Input START

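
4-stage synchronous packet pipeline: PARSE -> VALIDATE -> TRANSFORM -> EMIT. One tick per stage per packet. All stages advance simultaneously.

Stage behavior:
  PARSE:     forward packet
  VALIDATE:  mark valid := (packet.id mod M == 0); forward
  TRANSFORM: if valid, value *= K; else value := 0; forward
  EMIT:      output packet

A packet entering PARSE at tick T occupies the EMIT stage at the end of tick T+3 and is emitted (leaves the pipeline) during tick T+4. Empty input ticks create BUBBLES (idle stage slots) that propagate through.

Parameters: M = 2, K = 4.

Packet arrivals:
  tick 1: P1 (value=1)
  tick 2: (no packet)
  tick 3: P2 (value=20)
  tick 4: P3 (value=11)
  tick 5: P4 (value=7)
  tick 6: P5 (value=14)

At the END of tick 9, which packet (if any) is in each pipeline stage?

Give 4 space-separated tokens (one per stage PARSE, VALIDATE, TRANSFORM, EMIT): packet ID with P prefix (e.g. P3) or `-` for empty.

Answer: - - - P5

Derivation:
Tick 1: [PARSE:P1(v=1,ok=F), VALIDATE:-, TRANSFORM:-, EMIT:-] out:-; in:P1
Tick 2: [PARSE:-, VALIDATE:P1(v=1,ok=F), TRANSFORM:-, EMIT:-] out:-; in:-
Tick 3: [PARSE:P2(v=20,ok=F), VALIDATE:-, TRANSFORM:P1(v=0,ok=F), EMIT:-] out:-; in:P2
Tick 4: [PARSE:P3(v=11,ok=F), VALIDATE:P2(v=20,ok=T), TRANSFORM:-, EMIT:P1(v=0,ok=F)] out:-; in:P3
Tick 5: [PARSE:P4(v=7,ok=F), VALIDATE:P3(v=11,ok=F), TRANSFORM:P2(v=80,ok=T), EMIT:-] out:P1(v=0); in:P4
Tick 6: [PARSE:P5(v=14,ok=F), VALIDATE:P4(v=7,ok=T), TRANSFORM:P3(v=0,ok=F), EMIT:P2(v=80,ok=T)] out:-; in:P5
Tick 7: [PARSE:-, VALIDATE:P5(v=14,ok=F), TRANSFORM:P4(v=28,ok=T), EMIT:P3(v=0,ok=F)] out:P2(v=80); in:-
Tick 8: [PARSE:-, VALIDATE:-, TRANSFORM:P5(v=0,ok=F), EMIT:P4(v=28,ok=T)] out:P3(v=0); in:-
Tick 9: [PARSE:-, VALIDATE:-, TRANSFORM:-, EMIT:P5(v=0,ok=F)] out:P4(v=28); in:-
At end of tick 9: ['-', '-', '-', 'P5']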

Input END

Action item: Restate word for word the lines of the data above, starting at the line containing "tick 2: (no packet)" and ending at the line containing "At the END of tick 9, which", both included, and nothing more.

Result of the exercise:
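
  tick 2: (no packet)
  tick 3: P2 (value=20)
  tick 4: P3 (value=11)
  tick 5: P4 (value=7)
  tick 6: P5 (value=14)

At the END of tick 9, which packet (if any) is in each pipeline stage?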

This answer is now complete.